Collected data
Start of Block
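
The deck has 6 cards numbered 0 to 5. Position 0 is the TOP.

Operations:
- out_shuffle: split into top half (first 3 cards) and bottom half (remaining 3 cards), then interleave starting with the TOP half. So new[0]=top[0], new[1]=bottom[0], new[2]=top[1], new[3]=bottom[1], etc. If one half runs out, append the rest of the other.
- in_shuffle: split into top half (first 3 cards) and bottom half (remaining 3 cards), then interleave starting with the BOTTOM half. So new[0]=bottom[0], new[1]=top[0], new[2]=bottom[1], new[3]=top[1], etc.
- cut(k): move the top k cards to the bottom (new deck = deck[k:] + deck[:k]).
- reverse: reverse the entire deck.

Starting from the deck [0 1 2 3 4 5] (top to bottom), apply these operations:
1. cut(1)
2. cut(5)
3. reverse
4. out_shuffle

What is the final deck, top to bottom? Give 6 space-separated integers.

Answer: 5 2 4 1 3 0

Derivation:
After op 1 (cut(1)): [1 2 3 4 5 0]
After op 2 (cut(5)): [0 1 2 3 4 5]
After op 3 (reverse): [5 4 3 2 1 0]
After op 4 (out_shuffle): [5 2 4 1 3 0]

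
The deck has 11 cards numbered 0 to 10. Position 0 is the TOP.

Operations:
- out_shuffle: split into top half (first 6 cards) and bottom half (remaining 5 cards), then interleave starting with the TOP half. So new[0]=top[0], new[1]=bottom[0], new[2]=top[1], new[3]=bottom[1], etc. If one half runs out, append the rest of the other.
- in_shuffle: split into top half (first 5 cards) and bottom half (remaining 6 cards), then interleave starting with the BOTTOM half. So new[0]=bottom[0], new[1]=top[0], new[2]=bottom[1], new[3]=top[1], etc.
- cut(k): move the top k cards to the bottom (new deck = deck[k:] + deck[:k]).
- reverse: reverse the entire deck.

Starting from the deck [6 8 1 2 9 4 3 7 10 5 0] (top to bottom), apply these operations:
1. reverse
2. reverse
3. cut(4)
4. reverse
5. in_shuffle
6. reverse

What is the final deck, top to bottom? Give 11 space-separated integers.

After op 1 (reverse): [0 5 10 7 3 4 9 2 1 8 6]
After op 2 (reverse): [6 8 1 2 9 4 3 7 10 5 0]
After op 3 (cut(4)): [9 4 3 7 10 5 0 6 8 1 2]
After op 4 (reverse): [2 1 8 6 0 5 10 7 3 4 9]
After op 5 (in_shuffle): [5 2 10 1 7 8 3 6 4 0 9]
After op 6 (reverse): [9 0 4 6 3 8 7 1 10 2 5]

Answer: 9 0 4 6 3 8 7 1 10 2 5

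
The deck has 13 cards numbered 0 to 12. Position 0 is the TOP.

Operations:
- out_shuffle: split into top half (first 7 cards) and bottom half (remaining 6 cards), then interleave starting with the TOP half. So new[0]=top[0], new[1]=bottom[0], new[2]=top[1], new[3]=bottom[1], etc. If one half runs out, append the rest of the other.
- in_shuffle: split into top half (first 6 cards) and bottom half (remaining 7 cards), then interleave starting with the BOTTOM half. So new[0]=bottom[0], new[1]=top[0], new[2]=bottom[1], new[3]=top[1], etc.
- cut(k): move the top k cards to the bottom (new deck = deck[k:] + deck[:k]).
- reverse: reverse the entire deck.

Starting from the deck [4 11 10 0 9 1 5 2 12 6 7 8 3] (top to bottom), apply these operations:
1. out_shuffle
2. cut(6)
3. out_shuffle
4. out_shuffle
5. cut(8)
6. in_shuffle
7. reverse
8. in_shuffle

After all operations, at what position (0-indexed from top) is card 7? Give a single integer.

Answer: 0

Derivation:
After op 1 (out_shuffle): [4 2 11 12 10 6 0 7 9 8 1 3 5]
After op 2 (cut(6)): [0 7 9 8 1 3 5 4 2 11 12 10 6]
After op 3 (out_shuffle): [0 4 7 2 9 11 8 12 1 10 3 6 5]
After op 4 (out_shuffle): [0 12 4 1 7 10 2 3 9 6 11 5 8]
After op 5 (cut(8)): [9 6 11 5 8 0 12 4 1 7 10 2 3]
After op 6 (in_shuffle): [12 9 4 6 1 11 7 5 10 8 2 0 3]
After op 7 (reverse): [3 0 2 8 10 5 7 11 1 6 4 9 12]
After op 8 (in_shuffle): [7 3 11 0 1 2 6 8 4 10 9 5 12]
Card 7 is at position 0.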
End of Block
TASK GOAL » Look above for the line with "6. in_shuffle", then copy it and each later line exactly, stopping at the last line of the records.

TASK ANSWER »
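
6. in_shuffle
7. reverse
8. in_shuffle

After all operations, at what position (0-indexed from top) is card 7? Give a single integer.

Answer: 0

Derivation:
After op 1 (out_shuffle): [4 2 11 12 10 6 0 7 9 8 1 3 5]
After op 2 (cut(6)): [0 7 9 8 1 3 5 4 2 11 12 10 6]
After op 3 (out_shuffle): [0 4 7 2 9 11 8 12 1 10 3 6 5]
After op 4 (out_shuffle): [0 12 4 1 7 10 2 3 9 6 11 5 8]
After op 5 (cut(8)): [9 6 11 5 8 0 12 4 1 7 10 2 3]
After op 6 (in_shuffle): [12 9 4 6 1 11 7 5 10 8 2 0 3]
After op 7 (reverse): [3 0 2 8 10 5 7 11 1 6 4 9 12]
After op 8 (in_shuffle): [7 3 11 0 1 2 6 8 4 10 9 5 12]
Card 7 is at position 0.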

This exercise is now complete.